Provided material:
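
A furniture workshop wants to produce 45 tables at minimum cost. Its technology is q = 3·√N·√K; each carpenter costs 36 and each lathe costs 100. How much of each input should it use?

Cost minimization requires the marginal rate of technical substitution to equal the input-price ratio: MP_N/MP_K = w/r.
Here MP_N/MP_K = (1/2)·(K/N)/(1/2) = (K/N). Setting this equal to 36/100 = 0.36 gives K = 0.36N.
Substituting into q = 45: 3·N^(1/2)·(0.36N)^(1/2) = 45.
Solving, N = 25 and K = 9.

N* = 25, K* = 9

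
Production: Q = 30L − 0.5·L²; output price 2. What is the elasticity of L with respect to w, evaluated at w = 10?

ε = -0.2

From P·MP_L = w with MP_L = 30 − L, labor demand is L(w) = 30 − w/2.
dL/dw = −1/(2) = -0.5.
At w = 10, L = 25, so ε = (dL/dw)·(w/L) = (-0.5)·(10/25) = -0.2.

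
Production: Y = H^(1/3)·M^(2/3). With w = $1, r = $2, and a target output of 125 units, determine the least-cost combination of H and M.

H* = 125, M* = 125

Cost minimization requires the marginal rate of technical substitution to equal the input-price ratio: MP_H/MP_M = w/r.
Here MP_H/MP_M = (1/3)·(M/H)/(2/3) = 0.5·(M/H). Setting this equal to 1/2 = 0.5 gives M = H.
Substituting into Y = 125: H^(1/3)·(H)^(2/3) = 125.
Solving, H = 125 and M = 125.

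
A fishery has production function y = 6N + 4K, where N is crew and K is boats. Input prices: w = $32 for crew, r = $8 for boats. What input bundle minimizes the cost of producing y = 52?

The inputs are perfect substitutes, so the firm uses whichever has the lower cost per unit of output.
Cost per unit of output via N is w/6 = 16/3; via K it is r/4 = 2. K is cheaper.
Producing y = 52 with K alone: N = 0, K = 13.

N* = 0, K* = 13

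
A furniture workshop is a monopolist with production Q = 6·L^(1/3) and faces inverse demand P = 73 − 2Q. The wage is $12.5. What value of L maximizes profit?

L* = 8

Marginal revenue from the inverse demand is MR = 73 − 4Q.
The marginal product is MP_L = 2·L^(-2/3).
A monopolist hires until marginal revenue product equals the wage: MR·MP_L = w.
At L, Q = 6·L^(1/3). Substituting and solving: (73 − 24·L^(1/3))·2·L^(-2/3) = 12.5 gives L = 8.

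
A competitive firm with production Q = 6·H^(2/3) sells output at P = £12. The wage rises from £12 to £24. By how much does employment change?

From P·MP_H = w with MP_H = 4·H^(-1/3), the labor demand is H(w) = (48/w)^(3).
At w = 12: H = 64. At w = 24: H = 8.
ΔH = 8 − 64 = -56.

ΔH = -56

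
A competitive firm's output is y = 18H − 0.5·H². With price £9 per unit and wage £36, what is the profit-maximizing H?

H* = 14

The marginal product of H is MP_H = 18 − H.
A price-taking firm hires until the value of the marginal product equals the wage: P·MP_H = w, so 9·(18 − H) = 36.
Then 18 − H = 4, giving H = 14.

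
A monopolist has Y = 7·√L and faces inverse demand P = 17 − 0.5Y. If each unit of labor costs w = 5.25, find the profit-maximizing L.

L* = 4

Marginal revenue from the inverse demand is MR = 17 − Y.
The marginal product is MP_L = 3.5·L^(-1/2).
A monopolist hires until marginal revenue product equals the wage: MR·MP_L = w.
At L, Y = 7·√L. Substituting and solving: (17 − 7·√L)·3.5·L^(-1/2) = 5.25 gives L = 4.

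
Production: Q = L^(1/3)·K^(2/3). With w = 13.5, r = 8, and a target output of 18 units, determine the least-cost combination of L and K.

Cost minimization requires the marginal rate of technical substitution to equal the input-price ratio: MP_L/MP_K = w/r.
Here MP_L/MP_K = (1/3)·(K/L)/(2/3) = 0.5·(K/L). Setting this equal to 13.5/8 = 1.6875 gives K = 3.375L.
Substituting into Q = 18: L^(1/3)·(3.375L)^(2/3) = 18.
Solving, L = 8 and K = 27.

L* = 8, K* = 27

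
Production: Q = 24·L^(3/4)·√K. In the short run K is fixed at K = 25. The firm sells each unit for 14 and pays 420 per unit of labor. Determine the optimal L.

L* = 81

With K = 25, MP_L = (3/4)·24·L^(-1/4)·25^(1/2) = 90·L^(-1/4).
Profit maximization for a price taker requires P·MP_L = w: 14·90·L^(-1/4) = 420.
So L^(-1/4) = 1/3, which gives L = 81.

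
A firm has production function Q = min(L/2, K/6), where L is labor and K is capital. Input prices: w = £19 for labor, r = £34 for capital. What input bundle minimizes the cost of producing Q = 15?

L* = 30, K* = 90

With a fixed-proportions technology, the cost-minimizing bundle uses no slack in either input: L/2 = K/6 = Q.
So L = 2·15 = 30 and K = 6·15 = 90.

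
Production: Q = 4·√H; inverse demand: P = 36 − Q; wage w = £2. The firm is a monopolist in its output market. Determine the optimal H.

Marginal revenue from the inverse demand is MR = 36 − 2Q.
The marginal product is MP_H = 2·H^(-1/2).
A monopolist hires until marginal revenue product equals the wage: MR·MP_H = w.
At H, Q = 4·√H. Substituting and solving: (36 − 8·√H)·2·H^(-1/2) = 2 gives H = 16.

H* = 16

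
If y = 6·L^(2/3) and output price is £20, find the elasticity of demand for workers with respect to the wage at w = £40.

MP_L = (2/3)·6·L^(-1/3), so P·MP_L = w gives 80·L^(-1/3) = w.
Solving, L(w) = (80/w)^(3). This is a constant-elasticity form: L ∝ w^(−3), so ε = −3.

ε = -3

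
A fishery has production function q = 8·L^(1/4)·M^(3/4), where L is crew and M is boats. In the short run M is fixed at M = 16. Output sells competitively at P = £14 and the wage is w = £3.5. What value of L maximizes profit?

L* = 256

With M = 16, MP_L = (1/4)·8·L^(-3/4)·16^(3/4) = 16·L^(-3/4).
Profit maximization for a price taker requires P·MP_L = w: 14·16·L^(-3/4) = 3.5.
So L^(-3/4) = 0.015625, which gives L = 256.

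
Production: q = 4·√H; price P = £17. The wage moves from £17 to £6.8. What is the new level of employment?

From P·MP_H = w with MP_H = 2·H^(-1/2), the labor demand is H(w) = (34/w)^(2).
At w = 17: H = 4. At w = 6.8: H = 25.

H* = 25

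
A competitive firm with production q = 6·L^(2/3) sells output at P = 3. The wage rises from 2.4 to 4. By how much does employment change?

From P·MP_L = w with MP_L = 4·L^(-1/3), the labor demand is L(w) = (12/w)^(3).
At w = 2.4: L = 125. At w = 4: L = 27.
ΔL = 27 − 125 = -98.

ΔL = -98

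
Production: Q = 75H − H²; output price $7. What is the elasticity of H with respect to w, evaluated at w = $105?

ε = -0.25

From P·MP_H = w with MP_H = 75 − 2H, labor demand is H(w) = (75 − w/7)/2.
dH/dw = −1/(14) = -1/14.
At w = 105, H = 30, so ε = (dH/dw)·(w/H) = (-1/14)·(105/30) = -0.25.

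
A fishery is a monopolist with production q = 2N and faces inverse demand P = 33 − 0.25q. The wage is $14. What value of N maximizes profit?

Marginal revenue from the inverse demand is MR = 33 − 0.5q.
The marginal product is MP_N = 2.
A monopolist hires until marginal revenue product equals the wage: MR·MP_N = w.
(33 − N)·2 = 14, so N = 26.

N* = 26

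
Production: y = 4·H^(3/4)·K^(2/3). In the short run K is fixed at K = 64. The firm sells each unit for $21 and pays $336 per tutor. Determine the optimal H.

With K = 64, MP_H = (3/4)·4·H^(-1/4)·64^(2/3) = 48·H^(-1/4).
Profit maximization for a price taker requires P·MP_H = w: 21·48·H^(-1/4) = 336.
So H^(-1/4) = 1/3, which gives H = 81.

H* = 81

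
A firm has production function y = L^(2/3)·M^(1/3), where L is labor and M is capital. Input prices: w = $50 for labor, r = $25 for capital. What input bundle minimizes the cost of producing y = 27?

Cost minimization requires the marginal rate of technical substitution to equal the input-price ratio: MP_L/MP_M = w/r.
Here MP_L/MP_M = (2/3)·(M/L)/(1/3) = 2·(M/L). Setting this equal to 50/25 = 2 gives M = L.
Substituting into y = 27: L^(2/3)·(L)^(1/3) = 27.
Solving, L = 27 and M = 27.

L* = 27, M* = 27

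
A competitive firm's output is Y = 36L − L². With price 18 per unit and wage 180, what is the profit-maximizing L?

The marginal product of L is MP_L = 36 − 2L.
A price-taking firm hires until the value of the marginal product equals the wage: P·MP_L = w, so 18·(36 − 2L) = 180.
Then 36 − 2L = 10, giving L = 13.

L* = 13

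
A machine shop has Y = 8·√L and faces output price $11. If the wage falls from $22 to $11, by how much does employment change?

ΔL = 12

From P·MP_L = w with MP_L = 4·L^(-1/2), the labor demand is L(w) = (44/w)^(2).
At w = 22: L = 4. At w = 11: L = 16.
ΔL = 16 − 4 = 12.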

Activity:
Write out, exactly as given, the line containing "A competitive firm's output is Y = 36L" and every line after it to the end of the records. Include nothing else.

Solution to this exercise:
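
A competitive firm's output is Y = 36L − L². With price 18 per unit and wage 180, what is the profit-maximizing L?

The marginal product of L is MP_L = 36 − 2L.
A price-taking firm hires until the value of the marginal product equals the wage: P·MP_L = w, so 18·(36 − 2L) = 180.
Then 36 − 2L = 10, giving L = 13.

L* = 13

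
A machine shop has Y = 8·√L and faces output price $11. If the wage falls from $22 to $11, by how much does employment change?

ΔL = 12

From P·MP_L = w with MP_L = 4·L^(-1/2), the labor demand is L(w) = (44/w)^(2).
At w = 22: L = 4. At w = 11: L = 16.
ΔL = 16 − 4 = 12.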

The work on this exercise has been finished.